» **About this exercise**
Give back the whole listing exactly as it is written.

(Excerpted records)

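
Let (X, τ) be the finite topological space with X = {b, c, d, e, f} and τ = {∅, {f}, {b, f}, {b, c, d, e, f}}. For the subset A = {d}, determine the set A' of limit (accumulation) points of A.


A' = {c, e}

For each x ∈ X, list the open sets U ∈ τ with x ∈ U, then check whether U ∩ (A ∖ {x}) ≠ ∅ for every such U.
  x = b: open {b, f} ∋ x has {b, f} ∩ (A ∖ {b}) = ∅, so x is NOT a limit point.
  x = c: opens ∋ x are {b, c, d, e, f}; each meets A ∖ {c}, so x IS a limit point.
  x = d: open {b, c, d, e, f} ∋ x has {b, c, d, e, f} ∩ (A ∖ {d}) = ∅, so x is NOT a limit point.
  x = e: opens ∋ x are {b, c, d, e, f}; each meets A ∖ {e}, so x IS a limit point.
  x = f: open {f} ∋ x has {f} ∩ (A ∖ {f}) = ∅, so x is NOT a limit point.
Collecting: A' = {c, e}.


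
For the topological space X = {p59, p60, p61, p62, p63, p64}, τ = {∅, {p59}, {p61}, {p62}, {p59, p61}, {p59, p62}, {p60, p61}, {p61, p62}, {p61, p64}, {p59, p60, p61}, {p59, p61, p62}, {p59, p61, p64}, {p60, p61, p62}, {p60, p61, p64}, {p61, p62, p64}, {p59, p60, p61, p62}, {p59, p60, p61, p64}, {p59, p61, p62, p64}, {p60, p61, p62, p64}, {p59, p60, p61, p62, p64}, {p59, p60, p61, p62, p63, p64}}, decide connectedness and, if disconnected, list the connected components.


(X, τ) is connected.

Find clopen sets (U ∈ τ with X ∖ U ∈ τ):
  U = ∅, X ∖ U = {p59, p60, p61, p62, p63, p64} — both open, so U is clopen.
  U = {p59, p60, p61, p62, p63, p64}, X ∖ U = ∅ — both open, so U is clopen.
Only trivial clopens (∅ and X) exist, so (X, τ) is connected.
Compute connected components by grouping points that agree on all clopens:
  component: {p59, p60, p61, p62, p63, p64}


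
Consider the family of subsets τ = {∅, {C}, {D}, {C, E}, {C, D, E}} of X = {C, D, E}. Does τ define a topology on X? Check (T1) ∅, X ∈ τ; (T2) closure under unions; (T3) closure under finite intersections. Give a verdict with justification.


τ is NOT a topology on X.

Axiom (T1): ∅ ∈ τ? Yes; X ∈ τ? Yes.
Axiom (T2/T3): check pairwise unions and intersections of members of τ.
Counterexample for (T2): {C} ∪ {D} = {C, D} ∉ τ. Therefore τ is NOT a topology.


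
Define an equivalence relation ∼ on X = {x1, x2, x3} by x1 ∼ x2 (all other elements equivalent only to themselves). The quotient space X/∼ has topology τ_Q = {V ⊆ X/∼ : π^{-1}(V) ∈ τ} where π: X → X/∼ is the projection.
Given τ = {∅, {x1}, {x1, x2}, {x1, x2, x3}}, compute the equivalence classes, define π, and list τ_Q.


X/∼ = {[x1=x2], [x3]}; |τ_Q| = 3.

Equivalence classes: [x1=x2], [x3].
Quotient map π: X → X/∼ sends x1 ↦ [x1=x2], x2 ↦ [x1=x2], x3 ↦ [x3].
For each subset V ⊆ X/∼, compute π^{-1}(V) ⊆ X and check whether π^{-1}(V) ∈ τ. V is open in τ_Q iff π^{-1}(V) ∈ τ.
  V = {}: π^{-1}(V) = ∅ ∈ τ ✓.
  V = {[x1=x2]}: π^{-1}(V) = {x1, x2} ∈ τ ✓.
  V = {[x3]}: π^{-1}(V) = {x3} ∉ τ ✗.
  V = {[x1=x2], [x3]}: π^{-1}(V) = {x1, x2, x3} ∈ τ ✓.
Open sets in the quotient: τ_Q = {{}, {[x1=x2]}, {[x1=x2], [x3]}} (3 elements).


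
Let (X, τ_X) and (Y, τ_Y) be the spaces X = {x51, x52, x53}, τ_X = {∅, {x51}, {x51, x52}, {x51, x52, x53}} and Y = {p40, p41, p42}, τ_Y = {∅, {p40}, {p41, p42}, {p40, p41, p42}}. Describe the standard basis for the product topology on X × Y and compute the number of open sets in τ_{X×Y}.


Basis B = {∅ × ∅, {x51} × {p40}, {x51, x52} × {p40}, {x51} × {p41, p42}, {x51} × {p40, p41, p42}, {x51, x52, x53} × {p40}, {x51, x52} × {p41, p42}, {x51, x52} × {p40, p41, p42}, {x51, x52, x53} × {p41, p42}, {x51, x52, x53} × {p40, p41, p42}}; |τ_{X×Y}| = 16.

Enumerate products U × V with U ∈ τ_X, V ∈ τ_Y (deduplicated):
  ∅ × ∅ = {} (∅)
  {x51} × {p40} = {(x51,p40)}
  {x51, x52} × {p40} = {(x51,p40), (x52,p40)}
  {x51} × {p41, p42} = {(x51,p41), (x51,p42)}
  {x51} × {p40, p41, p42} = {(x51,p40), (x51,p41), (x51,p42)}
  {x51, x52, x53} × {p40} = {(x51,p40), (x52,p40), (x53,p40)}
  {x51, x52} × {p41, p42} = {(x51,p41), (x51,p42), (x52,p41), (x52,p42)}
  {x51, x52} × {p40, p41, p42} = {(x51,p40), (x51,p41), (x51,p42), (x52,p40), (x52,p41), (x52,p42)}
  {x51, x52, x53} × {p41, p42} = {(x51,p41), (x51,p42), (x52,p41), (x52,p42), (x53,p41), (x53,p42)}
  {x51, x52, x53} × {p40, p41, p42} = {(x51,p40), (x51,p41), (x51,p42), (x52,p40), (x52,p41), (x52,p42), (x53,p40), (x53,p41), (x53,p42)}
These 10 distinct sets form the basis B.
Close under arbitrary unions to get τ_{X×Y}; counting gives |τ_{X×Y}| = 16.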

(End Excerpted records)

» **Task output**
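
Let (X, τ) be the finite topological space with X = {b, c, d, e, f} and τ = {∅, {f}, {b, f}, {b, c, d, e, f}}. For the subset A = {d}, determine the set A' of limit (accumulation) points of A.


A' = {c, e}

For each x ∈ X, list the open sets U ∈ τ with x ∈ U, then check whether U ∩ (A ∖ {x}) ≠ ∅ for every such U.
  x = b: open {b, f} ∋ x has {b, f} ∩ (A ∖ {b}) = ∅, so x is NOT a limit point.
  x = c: opens ∋ x are {b, c, d, e, f}; each meets A ∖ {c}, so x IS a limit point.
  x = d: open {b, c, d, e, f} ∋ x has {b, c, d, e, f} ∩ (A ∖ {d}) = ∅, so x is NOT a limit point.
  x = e: opens ∋ x are {b, c, d, e, f}; each meets A ∖ {e}, so x IS a limit point.
  x = f: open {f} ∋ x has {f} ∩ (A ∖ {f}) = ∅, so x is NOT a limit point.
Collecting: A' = {c, e}.


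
For the topological space X = {p59, p60, p61, p62, p63, p64}, τ = {∅, {p59}, {p61}, {p62}, {p59, p61}, {p59, p62}, {p60, p61}, {p61, p62}, {p61, p64}, {p59, p60, p61}, {p59, p61, p62}, {p59, p61, p64}, {p60, p61, p62}, {p60, p61, p64}, {p61, p62, p64}, {p59, p60, p61, p62}, {p59, p60, p61, p64}, {p59, p61, p62, p64}, {p60, p61, p62, p64}, {p59, p60, p61, p62, p64}, {p59, p60, p61, p62, p63, p64}}, decide connectedness and, if disconnected, list the connected components.


(X, τ) is connected.

Find clopen sets (U ∈ τ with X ∖ U ∈ τ):
  U = ∅, X ∖ U = {p59, p60, p61, p62, p63, p64} — both open, so U is clopen.
  U = {p59, p60, p61, p62, p63, p64}, X ∖ U = ∅ — both open, so U is clopen.
Only trivial clopens (∅ and X) exist, so (X, τ) is connected.
Compute connected components by grouping points that agree on all clopens:
  component: {p59, p60, p61, p62, p63, p64}


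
Consider the family of subsets τ = {∅, {C}, {D}, {C, E}, {C, D, E}} of X = {C, D, E}. Does τ define a topology on X? Check (T1) ∅, X ∈ τ; (T2) closure under unions; (T3) closure under finite intersections. Give a verdict with justification.


τ is NOT a topology on X.

Axiom (T1): ∅ ∈ τ? Yes; X ∈ τ? Yes.
Axiom (T2/T3): check pairwise unions and intersections of members of τ.
Counterexample for (T2): {C} ∪ {D} = {C, D} ∉ τ. Therefore τ is NOT a topology.


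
Define an equivalence relation ∼ on X = {x1, x2, x3} by x1 ∼ x2 (all other elements equivalent only to themselves). The quotient space X/∼ has topology τ_Q = {V ⊆ X/∼ : π^{-1}(V) ∈ τ} where π: X → X/∼ is the projection.
Given τ = {∅, {x1}, {x1, x2}, {x1, x2, x3}}, compute the equivalence classes, define π, and list τ_Q.


X/∼ = {[x1=x2], [x3]}; |τ_Q| = 3.

Equivalence classes: [x1=x2], [x3].
Quotient map π: X → X/∼ sends x1 ↦ [x1=x2], x2 ↦ [x1=x2], x3 ↦ [x3].
For each subset V ⊆ X/∼, compute π^{-1}(V) ⊆ X and check whether π^{-1}(V) ∈ τ. V is open in τ_Q iff π^{-1}(V) ∈ τ.
  V = {}: π^{-1}(V) = ∅ ∈ τ ✓.
  V = {[x1=x2]}: π^{-1}(V) = {x1, x2} ∈ τ ✓.
  V = {[x3]}: π^{-1}(V) = {x3} ∉ τ ✗.
  V = {[x1=x2], [x3]}: π^{-1}(V) = {x1, x2, x3} ∈ τ ✓.
Open sets in the quotient: τ_Q = {{}, {[x1=x2]}, {[x1=x2], [x3]}} (3 elements).


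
Let (X, τ_X) and (Y, τ_Y) be the spaces X = {x51, x52, x53}, τ_X = {∅, {x51}, {x51, x52}, {x51, x52, x53}} and Y = {p40, p41, p42}, τ_Y = {∅, {p40}, {p41, p42}, {p40, p41, p42}}. Describe the standard basis for the product topology on X × Y and compute the number of open sets in τ_{X×Y}.


Basis B = {∅ × ∅, {x51} × {p40}, {x51, x52} × {p40}, {x51} × {p41, p42}, {x51} × {p40, p41, p42}, {x51, x52, x53} × {p40}, {x51, x52} × {p41, p42}, {x51, x52} × {p40, p41, p42}, {x51, x52, x53} × {p41, p42}, {x51, x52, x53} × {p40, p41, p42}}; |τ_{X×Y}| = 16.

Enumerate products U × V with U ∈ τ_X, V ∈ τ_Y (deduplicated):
  ∅ × ∅ = {} (∅)
  {x51} × {p40} = {(x51,p40)}
  {x51, x52} × {p40} = {(x51,p40), (x52,p40)}
  {x51} × {p41, p42} = {(x51,p41), (x51,p42)}
  {x51} × {p40, p41, p42} = {(x51,p40), (x51,p41), (x51,p42)}
  {x51, x52, x53} × {p40} = {(x51,p40), (x52,p40), (x53,p40)}
  {x51, x52} × {p41, p42} = {(x51,p41), (x51,p42), (x52,p41), (x52,p42)}
  {x51, x52} × {p40, p41, p42} = {(x51,p40), (x51,p41), (x51,p42), (x52,p40), (x52,p41), (x52,p42)}
  {x51, x52, x53} × {p41, p42} = {(x51,p41), (x51,p42), (x52,p41), (x52,p42), (x53,p41), (x53,p42)}
  {x51, x52, x53} × {p40, p41, p42} = {(x51,p40), (x51,p41), (x51,p42), (x52,p40), (x52,p41), (x52,p42), (x53,p40), (x53,p41), (x53,p42)}
These 10 distinct sets form the basis B.
Close under arbitrary unions to get τ_{X×Y}; counting gives |τ_{X×Y}| = 16.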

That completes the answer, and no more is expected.